The line with "The measured values are y" marks the start; write out that line and all following lines through the end of the listing, exactly.

## RECORD SET
┌────────
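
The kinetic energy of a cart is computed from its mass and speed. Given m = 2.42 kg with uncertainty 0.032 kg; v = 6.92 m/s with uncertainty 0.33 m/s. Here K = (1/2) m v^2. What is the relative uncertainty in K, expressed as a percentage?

Relative error in a monomial: (δK/K)² = Σ (nᵢ · δxᵢ/xᵢ)².
  (1·δm/m)² = (1×0.0132)² = 0.000175;  (2·δv/v)² = (2×0.0477)² = 0.00910
δK/K = √(0.00927) = 0.0963

9.63%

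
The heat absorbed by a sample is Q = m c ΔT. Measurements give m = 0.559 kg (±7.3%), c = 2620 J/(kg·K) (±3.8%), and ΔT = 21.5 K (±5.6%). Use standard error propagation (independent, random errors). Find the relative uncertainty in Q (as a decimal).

0.0995

Relative error in a monomial: (δQ/Q)² = Σ (nᵢ · δxᵢ/xᵢ)².
  (1·δm/m)² = (1×0.0730)² = 0.00533;  (1·δc/c)² = (1×0.0380)² = 0.00144;  (1·δΔT/ΔT)² = (1×0.0560)² = 0.00314
δQ/Q = √(0.00991) = 0.0995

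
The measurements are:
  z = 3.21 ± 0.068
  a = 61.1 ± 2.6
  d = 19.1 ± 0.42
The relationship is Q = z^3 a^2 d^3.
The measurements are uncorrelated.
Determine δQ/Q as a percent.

12.5%

Since Q is a product/quotient, work with relative uncertainties:
  (3·δz/z)² = (3×0.0212)² = 0.00404;  (2·δa/a)² = (2×0.0426)² = 0.00724;  (3·δd/d)² = (3×0.0220)² = 0.00435
δQ/Q = √(0.0156) = 0.125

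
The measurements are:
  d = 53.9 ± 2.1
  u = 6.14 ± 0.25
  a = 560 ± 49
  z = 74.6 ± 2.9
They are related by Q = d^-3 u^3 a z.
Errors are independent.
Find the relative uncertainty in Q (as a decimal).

0.194

For a monomial Q ∝ d^-3, u^3, a, z, fractional errors add in quadrature:
  (-3·δd/d)² = (-3×0.0390)² = 0.0137;  (3·δu/u)² = (3×0.0407)² = 0.0149;  (1·δa/a)² = (1×0.0875)² = 0.00766;  (1·δz/z)² = (1×0.0389)² = 0.00151
δQ/Q = √(0.0377) = 0.194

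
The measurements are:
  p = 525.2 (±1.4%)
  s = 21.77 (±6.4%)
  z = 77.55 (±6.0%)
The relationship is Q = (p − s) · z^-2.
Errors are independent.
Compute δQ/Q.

0.121

Let u = p − s = 503.4. δu = √(δp² + δs²) = √(54.1 + 1.94) = 7.48, so δu/u = 0.0149.
Q is then a monomial in u, z:
δQ/Q = √((δu/u)² + (-2·δz/z)²) = √(0.000221 + 0.0144) = 0.121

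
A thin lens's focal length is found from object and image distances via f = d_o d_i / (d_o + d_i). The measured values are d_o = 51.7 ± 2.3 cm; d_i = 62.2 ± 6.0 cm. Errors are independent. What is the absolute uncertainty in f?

∂f/∂d_o = (d_i/(d_o+d_i))² = 0.298;  ∂f/∂d_i = (d_o/(d_o+d_i))² = 0.206
δf = √((∂f/∂d_o · δd_o)² + (∂f/∂d_i · δd_i)²) = √(0.470 + 1.53) = 1.41 cm

1.41 cm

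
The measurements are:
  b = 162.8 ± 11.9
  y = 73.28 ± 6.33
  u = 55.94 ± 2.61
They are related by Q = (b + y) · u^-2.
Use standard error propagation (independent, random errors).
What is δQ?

0.00825

Let w = b + y = 236.1. δw = √(δb² + δy²) = √(142 + 40.1) = 13.5, so δw/w = 0.0571.
Q is then a monomial in w, u:
δQ/Q = √((δw/w)² + (-2·δu/u)²) = √(0.00326 + 0.00871) = 0.109
Q = 0.07544, so δQ = 0.109 × 0.07544 = 0.00825.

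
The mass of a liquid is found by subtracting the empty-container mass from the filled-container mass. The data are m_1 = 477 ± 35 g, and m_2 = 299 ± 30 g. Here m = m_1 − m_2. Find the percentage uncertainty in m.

m is a linear combination, so absolute uncertainties add in quadrature:
  (δm_1)² = 1220;  (δm_2)² = 900
δm = √(2120) = 46.1 g
m = 178 g, so δm/m = 46.1/178 = 0.259.

25.9%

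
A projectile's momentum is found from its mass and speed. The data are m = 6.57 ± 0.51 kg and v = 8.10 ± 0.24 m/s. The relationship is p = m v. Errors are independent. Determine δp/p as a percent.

Since p is a product/quotient, work with relative uncertainties:
  (1·δm/m)² = (1×0.0776)² = 0.00603;  (1·δv/v)² = (1×0.0296)² = 0.000878
δp/p = √(0.00690) = 0.0831

8.31%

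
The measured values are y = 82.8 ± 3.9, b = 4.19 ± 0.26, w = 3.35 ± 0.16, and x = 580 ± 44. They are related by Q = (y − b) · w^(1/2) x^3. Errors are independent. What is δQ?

6.57e+09

Let u = y − b = 78.6. δu = √(δy² + δb²) = √(15.2 + 0.0676) = 3.91, so δu/u = 0.0497.
Q is then a monomial in u, w, x:
δQ/Q = √((δu/u)² + (½·δw/w)² + (3·δx/x)²) = √(0.00247 + 0.000570 + 0.0518) = 0.234
Q = 2.81e+10, so δQ = 0.234 × 2.81e+10 = 6.57e+09.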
└────────
## TASK RESPONSE
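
The measured values are y = 82.8 ± 3.9, b = 4.19 ± 0.26, w = 3.35 ± 0.16, and x = 580 ± 44. They are related by Q = (y − b) · w^(1/2) x^3. Errors are independent. What is δQ?

6.57e+09

Let u = y − b = 78.6. δu = √(δy² + δb²) = √(15.2 + 0.0676) = 3.91, so δu/u = 0.0497.
Q is then a monomial in u, w, x:
δQ/Q = √((δu/u)² + (½·δw/w)² + (3·δx/x)²) = √(0.00247 + 0.000570 + 0.0518) = 0.234
Q = 2.81e+10, so δQ = 0.234 × 2.81e+10 = 6.57e+09.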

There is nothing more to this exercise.